*What this task involves*. Every entry, from first to last, is to be written out exactly.
-*-
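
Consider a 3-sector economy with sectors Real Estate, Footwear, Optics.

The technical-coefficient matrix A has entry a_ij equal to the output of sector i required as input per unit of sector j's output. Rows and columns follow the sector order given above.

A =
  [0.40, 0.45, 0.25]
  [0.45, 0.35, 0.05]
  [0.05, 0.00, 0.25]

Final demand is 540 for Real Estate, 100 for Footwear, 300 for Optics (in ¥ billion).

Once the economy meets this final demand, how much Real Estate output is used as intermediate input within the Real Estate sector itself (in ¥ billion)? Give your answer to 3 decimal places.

z_11 = 1073.264

I − A =
  [   0.60    -0.45    -0.25]
  [  -0.45     0.65    -0.05]
  [  -0.05     0.00     0.75]
Cofactors of I−A, C_ij = (−1)^(i+j)·(minor ij) (rows/columns in the sector order above):
  C_11 = (0.65)(0.75) − (-0.05)(0.00) = 0.4875
  C_12 = −[(-0.45)(0.75) − (-0.05)(-0.05)] = 0.3400
  C_13 = (-0.45)(0.00) − (0.65)(-0.05) = 0.0325
  C_21 = −[(-0.45)(0.75) − (-0.25)(0.00)] = 0.3375
  C_22 = (0.60)(0.75) − (-0.25)(-0.05) = 0.4375
  C_23 = −[(0.60)(0.00) − (-0.45)(-0.05)] = 0.0225
  C_31 = (-0.45)(-0.05) − (-0.25)(0.65) = 0.1850
  C_32 = −[(0.60)(-0.05) − (-0.25)(-0.45)] = 0.1425
  C_33 = (0.60)(0.65) − (-0.45)(-0.45) = 0.1875
det(I−A) = Σ_j (I−A)_1j·C_1j = (0.60)(0.4875) + (-0.45)(0.3400) + (-0.25)(0.0325) = 0.131375
adj(I−A) = Cᵀ =
  [ 0.4875   0.3375   0.1850]
  [ 0.3400   0.4375   0.1425]
  [ 0.0325   0.0225   0.1875]
(I − A)⁻¹ = adj(I−A) / det(I−A) ≈
  [   3.7108     2.5690     1.4082]
  [   2.5880     3.3302     1.0847]
  [   0.2474     0.1713     1.4272]
First solve x = (I − A)⁻¹ d = adj(I−A)·d / det(I−A); in particular x_1 = (0.4875·540 + 0.3375·100 + 0.1850·300) / 0.131375 = 352.50 / 0.131375 ≈ 2683.15890.
Intermediate flow from 1 to 1: z_11 = a_11 · x_1 = 0.40 × 352.50 / 0.131375 = 141.00 / 0.131375 ≈ 1073.264.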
-*-
*Response*.
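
Consider a 3-sector economy with sectors Real Estate, Footwear, Optics.

The technical-coefficient matrix A has entry a_ij equal to the output of sector i required as input per unit of sector j's output. Rows and columns follow the sector order given above.

A =
  [0.40, 0.45, 0.25]
  [0.45, 0.35, 0.05]
  [0.05, 0.00, 0.25]

Final demand is 540 for Real Estate, 100 for Footwear, 300 for Optics (in ¥ billion).

Once the economy meets this final demand, how much Real Estate output is used as intermediate input within the Real Estate sector itself (in ¥ billion)? Give your answer to 3 decimal places.

z_11 = 1073.264

I − A =
  [   0.60    -0.45    -0.25]
  [  -0.45     0.65    -0.05]
  [  -0.05     0.00     0.75]
Cofactors of I−A, C_ij = (−1)^(i+j)·(minor ij) (rows/columns in the sector order above):
  C_11 = (0.65)(0.75) − (-0.05)(0.00) = 0.4875
  C_12 = −[(-0.45)(0.75) − (-0.05)(-0.05)] = 0.3400
  C_13 = (-0.45)(0.00) − (0.65)(-0.05) = 0.0325
  C_21 = −[(-0.45)(0.75) − (-0.25)(0.00)] = 0.3375
  C_22 = (0.60)(0.75) − (-0.25)(-0.05) = 0.4375
  C_23 = −[(0.60)(0.00) − (-0.45)(-0.05)] = 0.0225
  C_31 = (-0.45)(-0.05) − (-0.25)(0.65) = 0.1850
  C_32 = −[(0.60)(-0.05) − (-0.25)(-0.45)] = 0.1425
  C_33 = (0.60)(0.65) − (-0.45)(-0.45) = 0.1875
det(I−A) = Σ_j (I−A)_1j·C_1j = (0.60)(0.4875) + (-0.45)(0.3400) + (-0.25)(0.0325) = 0.131375
adj(I−A) = Cᵀ =
  [ 0.4875   0.3375   0.1850]
  [ 0.3400   0.4375   0.1425]
  [ 0.0325   0.0225   0.1875]
(I − A)⁻¹ = adj(I−A) / det(I−A) ≈
  [   3.7108     2.5690     1.4082]
  [   2.5880     3.3302     1.0847]
  [   0.2474     0.1713     1.4272]
First solve x = (I − A)⁻¹ d = adj(I−A)·d / det(I−A); in particular x_1 = (0.4875·540 + 0.3375·100 + 0.1850·300) / 0.131375 = 352.50 / 0.131375 ≈ 2683.15890.
Intermediate flow from 1 to 1: z_11 = a_11 · x_1 = 0.40 × 352.50 / 0.131375 = 141.00 / 0.131375 ≈ 1073.264.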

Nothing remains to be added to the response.